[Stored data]
****************************************
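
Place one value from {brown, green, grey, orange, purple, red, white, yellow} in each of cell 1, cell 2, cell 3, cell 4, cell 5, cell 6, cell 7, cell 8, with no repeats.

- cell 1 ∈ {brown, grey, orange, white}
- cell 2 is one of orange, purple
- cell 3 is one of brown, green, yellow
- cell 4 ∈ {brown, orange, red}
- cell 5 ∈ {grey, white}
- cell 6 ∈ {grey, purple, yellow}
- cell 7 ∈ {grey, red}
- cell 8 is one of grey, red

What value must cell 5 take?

The 8 variables draw from only 8 values {brown, green, grey, orange, purple, red, white, yellow}, so each is used; only cell 3 can be green, hence cell 3 = green.
The 7 still-open variables together cover exactly {brown, grey, orange, purple, red, white, yellow} — 7 values for 7 variables — and yellow appears only in cell 6's list, so cell 6 = yellow.
The 6 still-open variables draw from only 6 values {brown, grey, orange, purple, red, white}, so each is used; only cell 2 can be purple, hence cell 2 = purple.
cell 7 and cell 8 between them cover only {grey, red} — a naked pair. Remove those values from cell 1, cell 4, cell 5.
So cell 5 = white.

white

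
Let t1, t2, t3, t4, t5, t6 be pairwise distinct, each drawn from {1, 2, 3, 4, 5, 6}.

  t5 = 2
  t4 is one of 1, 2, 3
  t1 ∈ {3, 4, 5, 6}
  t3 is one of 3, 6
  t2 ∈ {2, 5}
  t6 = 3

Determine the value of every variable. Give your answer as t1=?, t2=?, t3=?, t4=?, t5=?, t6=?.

t1=4, t2=5, t3=6, t4=1, t5=2, t6=3

t5 must be 2 (only option left). Eliminate 2 elsewhere: t2, t4.
t6 must be 3 (only option left). So t1, t3, t4 can't be 3.
That leaves t2 = 5. Eliminate 5 elsewhere: t1.
That leaves t3 = 6. Strike 6 from t1.
t4 has just one choice, so t4 = 1.
t1 must be 4 (only option left).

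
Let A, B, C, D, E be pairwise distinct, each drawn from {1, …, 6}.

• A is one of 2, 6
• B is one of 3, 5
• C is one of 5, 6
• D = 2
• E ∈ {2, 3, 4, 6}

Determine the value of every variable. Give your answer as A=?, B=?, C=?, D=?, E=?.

A=6, B=3, C=5, D=2, E=4

D must be 2 (only option left). So A, E can't be 2.
A's domain is down to {6}, so A = 6. Strike 6 from C, E.
C's domain is down to {5}, so C = 5. Remove 5 from B.
That leaves B = 3. Strike 3 from E.
That leaves E = 4.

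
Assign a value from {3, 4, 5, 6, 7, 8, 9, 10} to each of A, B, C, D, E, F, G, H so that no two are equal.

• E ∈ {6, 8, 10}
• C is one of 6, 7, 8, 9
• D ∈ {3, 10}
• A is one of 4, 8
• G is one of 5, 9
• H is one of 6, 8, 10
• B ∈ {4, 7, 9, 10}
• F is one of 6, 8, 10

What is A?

4

The 8 variables together cover exactly {3, 4, 5, 6, 7, 8, 9, 10} — 8 values for 8 variables — and 3 appears only in D's list, so D = 3.
The 7 still-open variables together cover exactly {4, 5, 6, 7, 8, 9, 10} — 7 values for 7 variables — and 5 appears only in G's list, so G = 5.
E, F, H share exactly the 3 values {6, 8, 10}; by pigeonhole those values go to them, so strike 6, 8, 10 from A, B, C.
So A = 4.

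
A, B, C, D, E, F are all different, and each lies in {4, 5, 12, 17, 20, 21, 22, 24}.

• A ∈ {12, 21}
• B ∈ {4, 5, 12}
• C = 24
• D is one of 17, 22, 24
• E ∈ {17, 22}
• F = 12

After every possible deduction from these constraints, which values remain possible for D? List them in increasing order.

17, 22

C's domain is down to {24}, so C = 24. Eliminate 24 elsewhere: D.
That leaves F = 12. Strike 12 from A, B.
A has just one choice, so A = 21.
No further eliminations apply; D can still be any of 17, 22.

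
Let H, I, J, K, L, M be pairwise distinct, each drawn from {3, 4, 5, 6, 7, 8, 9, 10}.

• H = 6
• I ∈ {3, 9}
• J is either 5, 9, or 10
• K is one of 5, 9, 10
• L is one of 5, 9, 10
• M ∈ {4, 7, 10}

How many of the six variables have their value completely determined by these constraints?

H has just one choice, so H = 6.
The 3 variables J, K, L are confined to {5, 9, 10}, which locks those values in; drop them from I, M.
I must be 3 (only option left).
Determined: H=6, I=3. The other variables each still have more than one consistent value. That makes 2.

2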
****************************************
The full data, repeated exactly, is the only acceptable output.

### Response for this exercise
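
Place one value from {brown, green, grey, orange, purple, red, white, yellow} in each of cell 1, cell 2, cell 3, cell 4, cell 5, cell 6, cell 7, cell 8, with no repeats.

- cell 1 ∈ {brown, grey, orange, white}
- cell 2 is one of orange, purple
- cell 3 is one of brown, green, yellow
- cell 4 ∈ {brown, orange, red}
- cell 5 ∈ {grey, white}
- cell 6 ∈ {grey, purple, yellow}
- cell 7 ∈ {grey, red}
- cell 8 is one of grey, red

What value must cell 5 take?

The 8 variables draw from only 8 values {brown, green, grey, orange, purple, red, white, yellow}, so each is used; only cell 3 can be green, hence cell 3 = green.
The 7 still-open variables together cover exactly {brown, grey, orange, purple, red, white, yellow} — 7 values for 7 variables — and yellow appears only in cell 6's list, so cell 6 = yellow.
The 6 still-open variables draw from only 6 values {brown, grey, orange, purple, red, white}, so each is used; only cell 2 can be purple, hence cell 2 = purple.
cell 7 and cell 8 between them cover only {grey, red} — a naked pair. Remove those values from cell 1, cell 4, cell 5.
So cell 5 = white.

white

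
Let t1, t2, t3, t4, t5, t6 be pairwise distinct, each drawn from {1, 2, 3, 4, 5, 6}.

  t5 = 2
  t4 is one of 1, 2, 3
  t1 ∈ {3, 4, 5, 6}
  t3 is one of 3, 6
  t2 ∈ {2, 5}
  t6 = 3

Determine the value of every variable. Give your answer as t1=?, t2=?, t3=?, t4=?, t5=?, t6=?.

t1=4, t2=5, t3=6, t4=1, t5=2, t6=3

t5 must be 2 (only option left). Eliminate 2 elsewhere: t2, t4.
t6 must be 3 (only option left). So t1, t3, t4 can't be 3.
That leaves t2 = 5. Eliminate 5 elsewhere: t1.
That leaves t3 = 6. Strike 6 from t1.
t4 has just one choice, so t4 = 1.
t1 must be 4 (only option left).

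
Let A, B, C, D, E be pairwise distinct, each drawn from {1, …, 6}.

• A is one of 2, 6
• B is one of 3, 5
• C is one of 5, 6
• D = 2
• E ∈ {2, 3, 4, 6}

Determine the value of every variable. Give your answer as A=?, B=?, C=?, D=?, E=?.

A=6, B=3, C=5, D=2, E=4

D must be 2 (only option left). So A, E can't be 2.
A's domain is down to {6}, so A = 6. Strike 6 from C, E.
C's domain is down to {5}, so C = 5. Remove 5 from B.
That leaves B = 3. Strike 3 from E.
That leaves E = 4.

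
Assign a value from {3, 4, 5, 6, 7, 8, 9, 10} to each of A, B, C, D, E, F, G, H so that no two are equal.

• E ∈ {6, 8, 10}
• C is one of 6, 7, 8, 9
• D ∈ {3, 10}
• A is one of 4, 8
• G is one of 5, 9
• H is one of 6, 8, 10
• B ∈ {4, 7, 9, 10}
• F is one of 6, 8, 10

What is A?

4

The 8 variables together cover exactly {3, 4, 5, 6, 7, 8, 9, 10} — 8 values for 8 variables — and 3 appears only in D's list, so D = 3.
The 7 still-open variables together cover exactly {4, 5, 6, 7, 8, 9, 10} — 7 values for 7 variables — and 5 appears only in G's list, so G = 5.
E, F, H share exactly the 3 values {6, 8, 10}; by pigeonhole those values go to them, so strike 6, 8, 10 from A, B, C.
So A = 4.

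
A, B, C, D, E, F are all different, and each lies in {4, 5, 12, 17, 20, 21, 22, 24}.

• A ∈ {12, 21}
• B ∈ {4, 5, 12}
• C = 24
• D is one of 17, 22, 24
• E ∈ {17, 22}
• F = 12

After every possible deduction from these constraints, which values remain possible for D? List them in increasing order.

17, 22

C's domain is down to {24}, so C = 24. Eliminate 24 elsewhere: D.
That leaves F = 12. Strike 12 from A, B.
A has just one choice, so A = 21.
No further eliminations apply; D can still be any of 17, 22.

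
Let H, I, J, K, L, M be pairwise distinct, each drawn from {3, 4, 5, 6, 7, 8, 9, 10}.

• H = 6
• I ∈ {3, 9}
• J is either 5, 9, or 10
• K is one of 5, 9, 10
• L is one of 5, 9, 10
• M ∈ {4, 7, 10}

How many of the six variables have their value completely determined by these constraints?

H has just one choice, so H = 6.
The 3 variables J, K, L are confined to {5, 9, 10}, which locks those values in; drop them from I, M.
I must be 3 (only option left).
Determined: H=6, I=3. The other variables each still have more than one consistent value. That makes 2.

2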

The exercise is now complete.